[Stored items from a collection]
Start of Block

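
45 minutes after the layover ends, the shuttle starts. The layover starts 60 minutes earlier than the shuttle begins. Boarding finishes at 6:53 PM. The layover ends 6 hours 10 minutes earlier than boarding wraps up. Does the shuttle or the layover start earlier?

the layover

The layover ends at 6:53 PM − 370 min = 12:43 PM.
The shuttle starts at 12:43 PM + 45 min = 1:28 PM.
The layover starts at 1:28 PM − 60 min = 12:28 PM.
The shuttle starts at 1:28 PM and the layover starts at 12:28 PM, so the layover is first.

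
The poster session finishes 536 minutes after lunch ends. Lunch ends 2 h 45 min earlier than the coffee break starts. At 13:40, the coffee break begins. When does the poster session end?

19:51

Lunch ends at 13:40 − 165 min = 10:55.
The poster session ends at 10:55 + 536 min = 19:51.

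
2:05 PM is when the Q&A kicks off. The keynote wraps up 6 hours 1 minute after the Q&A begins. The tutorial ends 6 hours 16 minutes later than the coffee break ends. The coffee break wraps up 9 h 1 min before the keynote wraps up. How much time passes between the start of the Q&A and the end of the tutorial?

The keynote ends at 2:05 PM + 361 min = 8:06 PM.
The coffee break ends at 8:06 PM − 541 min = 11:05 AM.
The tutorial ends at 11:05 AM + 376 min = 5:21 PM.
From 2:05 PM to 5:21 PM is 3 hours 16 minutes.

3 hours 16 minutes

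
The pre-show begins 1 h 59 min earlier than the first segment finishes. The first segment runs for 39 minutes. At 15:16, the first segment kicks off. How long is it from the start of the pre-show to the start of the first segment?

The first segment ends at 15:16 + 39 min = 15:55.
The pre-show starts at 15:55 − 119 min = 13:56.
From 13:56 to 15:16 is 80 minutes.

80 minutes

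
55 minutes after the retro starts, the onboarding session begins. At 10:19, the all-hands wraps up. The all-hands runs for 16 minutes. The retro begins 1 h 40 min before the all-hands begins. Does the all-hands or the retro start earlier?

The all-hands starts at 10:19 − 16 min = 10:03.
The retro starts at 10:03 − 100 min = 08:23.
The all-hands starts at 10:03 and the retro starts at 08:23, so the retro is first.

the retro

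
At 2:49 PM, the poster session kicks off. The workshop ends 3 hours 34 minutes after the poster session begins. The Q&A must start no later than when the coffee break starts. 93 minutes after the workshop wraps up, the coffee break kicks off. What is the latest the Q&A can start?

7:56 PM

The workshop ends at 2:49 PM + 214 min = 6:23 PM.
The coffee break starts at 6:23 PM + 93 min = 7:56 PM.
The Q&A is bounded by the coffee break, so the latest it can start is 7:56 PM.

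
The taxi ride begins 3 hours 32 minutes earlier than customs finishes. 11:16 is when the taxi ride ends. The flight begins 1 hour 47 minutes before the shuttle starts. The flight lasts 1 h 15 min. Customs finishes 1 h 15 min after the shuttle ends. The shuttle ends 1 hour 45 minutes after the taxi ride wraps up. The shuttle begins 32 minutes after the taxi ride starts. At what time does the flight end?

10:44

The shuttle ends at 11:16 + 105 min = 13:01.
Customs ends at 13:01 + 75 min = 14:16.
The taxi ride starts at 14:16 − 212 min = 10:44.
The shuttle starts at 10:44 + 32 min = 11:16.
The flight starts at 11:16 − 107 min = 09:29.
The flight ends at 09:29 + 75 min = 10:44.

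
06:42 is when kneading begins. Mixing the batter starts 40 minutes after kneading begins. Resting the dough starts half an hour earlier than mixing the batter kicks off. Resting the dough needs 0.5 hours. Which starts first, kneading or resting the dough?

kneading

Mixing the batter starts at 06:42 + 40 min = 07:22.
Resting the dough starts at 07:22 − 30 min = 06:52.
Kneading starts at 06:42 and resting the dough starts at 06:52, so kneading is first.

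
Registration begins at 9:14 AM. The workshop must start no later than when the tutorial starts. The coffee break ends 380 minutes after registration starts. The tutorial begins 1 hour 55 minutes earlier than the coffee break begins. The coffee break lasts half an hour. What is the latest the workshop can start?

1:09 PM

The coffee break ends at 9:14 AM + 380 min = 3:34 PM.
The coffee break starts at 3:34 PM − 30 min = 3:04 PM.
The tutorial starts at 3:04 PM − 115 min = 1:09 PM.
The workshop is bounded by the tutorial, so the latest it can start is 1:09 PM.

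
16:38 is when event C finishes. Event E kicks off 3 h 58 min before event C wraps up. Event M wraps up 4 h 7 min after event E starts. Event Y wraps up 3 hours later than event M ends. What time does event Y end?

Event E starts at 16:38 − 238 min = 12:40.
Event M ends at 12:40 + 247 min = 16:47.
Event Y ends at 16:47 + 180 min = 19:47.

19:47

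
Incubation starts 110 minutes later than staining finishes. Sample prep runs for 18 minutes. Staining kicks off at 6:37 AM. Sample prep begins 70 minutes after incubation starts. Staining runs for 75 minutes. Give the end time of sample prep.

11:10 AM

Staining ends at 6:37 AM + 75 min = 7:52 AM.
Incubation starts at 7:52 AM + 110 min = 9:42 AM.
Sample prep starts at 9:42 AM + 70 min = 10:52 AM.
Sample prep ends at 10:52 AM + 18 min = 11:10 AM.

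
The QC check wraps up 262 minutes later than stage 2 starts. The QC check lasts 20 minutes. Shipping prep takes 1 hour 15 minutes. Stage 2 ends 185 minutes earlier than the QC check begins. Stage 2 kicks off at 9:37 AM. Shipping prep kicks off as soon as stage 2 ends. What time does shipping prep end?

The QC check ends at 9:37 AM + 262 min = 1:59 PM.
The QC check starts at 1:59 PM − 20 min = 1:39 PM.
Stage 2 ends at 1:39 PM − 185 min = 10:34 AM.
So shipping prep starts at 10:34 AM.
Shipping prep ends at 10:34 AM + 75 min = 11:49 AM.

11:49 AM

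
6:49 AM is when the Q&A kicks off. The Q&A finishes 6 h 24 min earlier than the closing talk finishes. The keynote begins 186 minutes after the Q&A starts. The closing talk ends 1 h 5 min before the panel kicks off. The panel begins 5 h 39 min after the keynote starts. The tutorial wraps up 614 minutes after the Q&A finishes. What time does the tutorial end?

6:19 PM

The keynote starts at 6:49 AM + 186 min = 9:55 AM.
The panel starts at 9:55 AM + 339 min = 3:34 PM.
The closing talk ends at 3:34 PM − 65 min = 2:29 PM.
The Q&A ends at 2:29 PM − 384 min = 8:05 AM.
The tutorial ends at 8:05 AM + 614 min = 6:19 PM.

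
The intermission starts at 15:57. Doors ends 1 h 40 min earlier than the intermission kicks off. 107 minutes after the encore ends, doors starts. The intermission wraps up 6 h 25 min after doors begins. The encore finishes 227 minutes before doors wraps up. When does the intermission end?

Doors ends at 15:57 − 100 min = 14:17.
The encore ends at 14:17 − 227 min = 10:30.
Doors starts at 10:30 + 107 min = 12:17.
The intermission ends at 12:17 + 385 min = 18:42.

18:42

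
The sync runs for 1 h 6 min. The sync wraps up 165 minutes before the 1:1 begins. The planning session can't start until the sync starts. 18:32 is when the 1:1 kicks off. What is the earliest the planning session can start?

The sync ends at 18:32 − 165 min = 15:47.
The sync starts at 15:47 − 66 min = 14:41.
The planning session is bounded by the sync, so the earliest it can start is 14:41.

14:41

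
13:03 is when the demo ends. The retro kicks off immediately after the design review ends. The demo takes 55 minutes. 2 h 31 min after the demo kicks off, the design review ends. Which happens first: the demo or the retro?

the demo

The demo starts at 13:03 − 55 min = 12:08.
The design review ends at 12:08 + 151 min = 14:39.
So the retro starts at 14:39.
The demo starts at 12:08 and the retro starts at 14:39, so the demo is first.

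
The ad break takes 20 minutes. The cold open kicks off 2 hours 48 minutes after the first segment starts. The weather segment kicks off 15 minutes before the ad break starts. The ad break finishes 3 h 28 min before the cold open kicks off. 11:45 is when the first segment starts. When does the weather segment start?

The cold open starts at 11:45 + 168 min = 14:33.
The ad break ends at 14:33 − 208 min = 11:05.
The ad break starts at 11:05 − 20 min = 10:45.
The weather segment starts at 10:45 − 15 min = 10:30.

10:30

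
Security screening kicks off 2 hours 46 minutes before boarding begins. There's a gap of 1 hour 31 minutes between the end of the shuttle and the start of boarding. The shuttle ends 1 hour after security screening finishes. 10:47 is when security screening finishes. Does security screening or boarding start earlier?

The shuttle ends at 10:47 + 60 min = 11:47.
Boarding starts at 11:47 + 91 min = 13:18.
Security screening starts at 13:18 − 166 min = 10:32.
Security screening starts at 10:32 and boarding starts at 13:18, so security screening is first.

security screening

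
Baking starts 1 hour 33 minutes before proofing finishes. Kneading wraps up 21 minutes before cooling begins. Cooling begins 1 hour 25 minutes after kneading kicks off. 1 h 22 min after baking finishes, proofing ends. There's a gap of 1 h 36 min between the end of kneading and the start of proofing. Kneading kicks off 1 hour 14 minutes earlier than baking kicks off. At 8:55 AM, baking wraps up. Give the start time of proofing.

Proofing ends at 8:55 AM + 82 min = 10:17 AM.
Baking starts at 10:17 AM − 93 min = 8:44 AM.
Kneading starts at 8:44 AM − 74 min = 7:30 AM.
Cooling starts at 7:30 AM + 85 min = 8:55 AM.
Kneading ends at 8:55 AM − 21 min = 8:34 AM.
Proofing starts at 8:34 AM + 96 min = 10:10 AM.

10:10 AM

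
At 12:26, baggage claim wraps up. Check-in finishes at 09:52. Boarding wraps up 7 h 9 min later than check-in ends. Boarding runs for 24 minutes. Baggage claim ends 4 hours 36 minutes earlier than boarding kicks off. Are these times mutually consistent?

Boarding ends at 09:52 + 429 min = 17:01.
Boarding starts at 17:01 − 24 min = 16:37.
Baggage claim ends at 16:37 − 276 min = 12:01.
But baggage claim is also said to end at 12:26 — a 25-minute conflict.

No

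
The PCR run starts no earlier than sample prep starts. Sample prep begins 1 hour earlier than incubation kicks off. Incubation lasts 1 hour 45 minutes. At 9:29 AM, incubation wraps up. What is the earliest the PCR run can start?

6:44 AM

Incubation starts at 9:29 AM − 105 min = 7:44 AM.
Sample prep starts at 7:44 AM − 60 min = 6:44 AM.
The PCR run is bounded by sample prep, so the earliest it can start is 6:44 AM.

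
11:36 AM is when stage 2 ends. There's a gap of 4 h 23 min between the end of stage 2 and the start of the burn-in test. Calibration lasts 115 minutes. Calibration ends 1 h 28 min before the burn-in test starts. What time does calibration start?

The burn-in test starts at 11:36 AM + 263 min = 3:59 PM.
Calibration ends at 3:59 PM − 88 min = 2:31 PM.
Calibration starts at 2:31 PM − 115 min = 12:36 PM.

12:36 PM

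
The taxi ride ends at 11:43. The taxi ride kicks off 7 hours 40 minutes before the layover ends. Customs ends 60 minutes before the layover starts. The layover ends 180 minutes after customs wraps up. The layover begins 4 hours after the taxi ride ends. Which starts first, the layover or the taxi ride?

The layover starts at 11:43 + 240 min = 15:43.
Customs ends at 15:43 − 60 min = 14:43.
The layover ends at 14:43 + 180 min = 17:43.
The taxi ride starts at 17:43 − 460 min = 10:03.
The layover starts at 15:43 and the taxi ride starts at 10:03, so the taxi ride is first.

the taxi ride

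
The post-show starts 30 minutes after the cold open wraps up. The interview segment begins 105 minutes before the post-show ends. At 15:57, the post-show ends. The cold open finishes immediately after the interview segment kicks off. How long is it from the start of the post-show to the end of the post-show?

The interview segment starts at 15:57 − 105 min = 14:12.
So the cold open ends at 14:12.
The post-show starts at 14:12 + 30 min = 14:42.
From 14:42 to 15:57 is 75 minutes.

75 minutes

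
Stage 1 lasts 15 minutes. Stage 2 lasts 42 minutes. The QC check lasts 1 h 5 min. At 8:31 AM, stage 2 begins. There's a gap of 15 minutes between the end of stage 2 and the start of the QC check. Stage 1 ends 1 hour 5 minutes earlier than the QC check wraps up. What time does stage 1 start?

9:13 AM

Stage 2 ends at 8:31 AM + 42 min = 9:13 AM.
The QC check starts at 9:13 AM + 15 min = 9:28 AM.
The QC check ends at 9:28 AM + 65 min = 10:33 AM.
Stage 1 ends at 10:33 AM − 65 min = 9:28 AM.
Stage 1 starts at 9:28 AM − 15 min = 9:13 AM.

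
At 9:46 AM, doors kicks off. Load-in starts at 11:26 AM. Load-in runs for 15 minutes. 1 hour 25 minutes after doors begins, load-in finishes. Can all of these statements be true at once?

No

Load-in ends at 9:46 AM + 85 min = 11:11 AM.
Load-in starts at 11:11 AM − 15 min = 10:56 AM.
But load-in is also said to start at 11:26 AM — a 30-minute conflict.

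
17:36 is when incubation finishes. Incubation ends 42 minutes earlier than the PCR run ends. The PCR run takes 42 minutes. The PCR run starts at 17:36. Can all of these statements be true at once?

Yes

The PCR run ends at 17:36 + 42 min = 18:18.
Incubation ends at 18:18 − 42 min = 17:36.
That matches the stated 17:36, so the schedule is consistent.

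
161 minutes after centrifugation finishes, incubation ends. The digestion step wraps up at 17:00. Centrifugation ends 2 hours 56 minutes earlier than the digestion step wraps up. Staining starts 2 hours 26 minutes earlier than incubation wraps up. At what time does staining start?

Centrifugation ends at 17:00 − 176 min = 14:04.
Incubation ends at 14:04 + 161 min = 16:45.
Staining starts at 16:45 − 146 min = 14:19.

14:19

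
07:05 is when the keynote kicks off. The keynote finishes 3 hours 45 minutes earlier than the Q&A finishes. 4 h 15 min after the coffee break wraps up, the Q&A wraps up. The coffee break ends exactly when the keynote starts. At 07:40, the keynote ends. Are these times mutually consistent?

The coffee break ends at 07:05.
The Q&A ends at 07:05 + 255 min = 11:20.
The keynote ends at 11:20 − 225 min = 07:35.
But the keynote is also said to end at 07:40 — a 5-minute conflict.

No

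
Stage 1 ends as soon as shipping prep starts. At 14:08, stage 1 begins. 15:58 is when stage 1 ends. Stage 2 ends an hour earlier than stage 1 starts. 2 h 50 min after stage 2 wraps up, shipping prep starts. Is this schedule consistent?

Yes

Stage 2 ends at 14:08 − 60 min = 13:08.
Shipping prep starts at 13:08 + 170 min = 15:58.
So stage 1 ends at 15:58.
That matches the stated 15:58, so the schedule is consistent.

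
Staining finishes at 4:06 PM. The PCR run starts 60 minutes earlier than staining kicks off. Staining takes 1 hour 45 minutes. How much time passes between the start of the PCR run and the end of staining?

Staining starts at 4:06 PM − 105 min = 2:21 PM.
The PCR run starts at 2:21 PM − 60 min = 1:21 PM.
From 1:21 PM to 4:06 PM is 2 h 45 min.

2 h 45 min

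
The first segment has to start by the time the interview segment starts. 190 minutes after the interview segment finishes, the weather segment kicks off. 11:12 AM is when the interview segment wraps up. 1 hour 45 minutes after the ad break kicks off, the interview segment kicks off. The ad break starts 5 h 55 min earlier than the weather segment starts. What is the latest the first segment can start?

10:12 AM

The weather segment starts at 11:12 AM + 190 min = 2:22 PM.
The ad break starts at 2:22 PM − 355 min = 8:27 AM.
The interview segment starts at 8:27 AM + 105 min = 10:12 AM.
The first segment is bounded by the interview segment, so the latest it can start is 10:12 AM.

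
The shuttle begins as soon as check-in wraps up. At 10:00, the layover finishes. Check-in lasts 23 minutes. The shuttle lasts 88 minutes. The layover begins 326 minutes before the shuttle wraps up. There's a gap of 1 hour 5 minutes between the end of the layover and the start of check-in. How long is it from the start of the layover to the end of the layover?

Check-in starts at 10:00 + 65 min = 11:05.
Check-in ends at 11:05 + 23 min = 11:28.
So the shuttle starts at 11:28.
The shuttle ends at 11:28 + 88 min = 12:56.
The layover starts at 12:56 − 326 min = 07:30.
From 07:30 to 10:00 is 150 minutes.

150 minutes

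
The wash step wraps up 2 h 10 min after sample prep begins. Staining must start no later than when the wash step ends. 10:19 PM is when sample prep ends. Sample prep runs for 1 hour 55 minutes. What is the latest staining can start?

10:34 PM

Sample prep starts at 10:19 PM − 115 min = 8:24 PM.
The wash step ends at 8:24 PM + 130 min = 10:34 PM.
Staining is bounded by the wash step, so the latest it can start is 10:34 PM.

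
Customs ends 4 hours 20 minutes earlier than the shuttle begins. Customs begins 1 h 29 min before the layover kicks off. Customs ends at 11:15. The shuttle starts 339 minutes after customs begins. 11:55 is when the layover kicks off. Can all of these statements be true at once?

Customs starts at 11:55 − 89 min = 10:26.
The shuttle starts at 10:26 + 339 min = 16:05.
Customs ends at 16:05 − 260 min = 11:45.
But customs is also said to end at 11:15 — a 30-minute conflict.

No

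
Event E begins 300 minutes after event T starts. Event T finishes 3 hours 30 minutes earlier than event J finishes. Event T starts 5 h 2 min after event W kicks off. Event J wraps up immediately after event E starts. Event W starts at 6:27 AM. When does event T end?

12:59 PM

Event T starts at 6:27 AM + 302 min = 11:29 AM.
Event E starts at 11:29 AM + 300 min = 4:29 PM.
So event J ends at 4:29 PM.
Event T ends at 4:29 PM − 210 min = 12:59 PM.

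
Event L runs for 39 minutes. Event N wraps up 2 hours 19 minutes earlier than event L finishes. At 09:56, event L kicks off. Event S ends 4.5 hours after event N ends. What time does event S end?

Event L ends at 09:56 + 39 min = 10:35.
Event N ends at 10:35 − 139 min = 08:16.
Event S ends at 08:16 + 270 min = 12:46.

12:46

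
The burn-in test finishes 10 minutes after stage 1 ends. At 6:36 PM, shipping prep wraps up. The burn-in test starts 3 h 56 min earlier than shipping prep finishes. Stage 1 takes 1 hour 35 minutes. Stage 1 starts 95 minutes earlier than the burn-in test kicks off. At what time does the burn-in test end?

2:50 PM

The burn-in test starts at 6:36 PM − 236 min = 2:40 PM.
Stage 1 starts at 2:40 PM − 95 min = 1:05 PM.
Stage 1 ends at 1:05 PM + 95 min = 2:40 PM.
The burn-in test ends at 2:40 PM + 10 min = 2:50 PM.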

End of Block

→ EXERCISE: Starting with the line that contains "The burn-in test finishes", return every line through the last one of the records, exactly as written.

→ SOLUTION BELOW:
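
The burn-in test finishes 10 minutes after stage 1 ends. At 6:36 PM, shipping prep wraps up. The burn-in test starts 3 h 56 min earlier than shipping prep finishes. Stage 1 takes 1 hour 35 minutes. Stage 1 starts 95 minutes earlier than the burn-in test kicks off. At what time does the burn-in test end?

2:50 PM

The burn-in test starts at 6:36 PM − 236 min = 2:40 PM.
Stage 1 starts at 2:40 PM − 95 min = 1:05 PM.
Stage 1 ends at 1:05 PM + 95 min = 2:40 PM.
The burn-in test ends at 2:40 PM + 10 min = 2:50 PM.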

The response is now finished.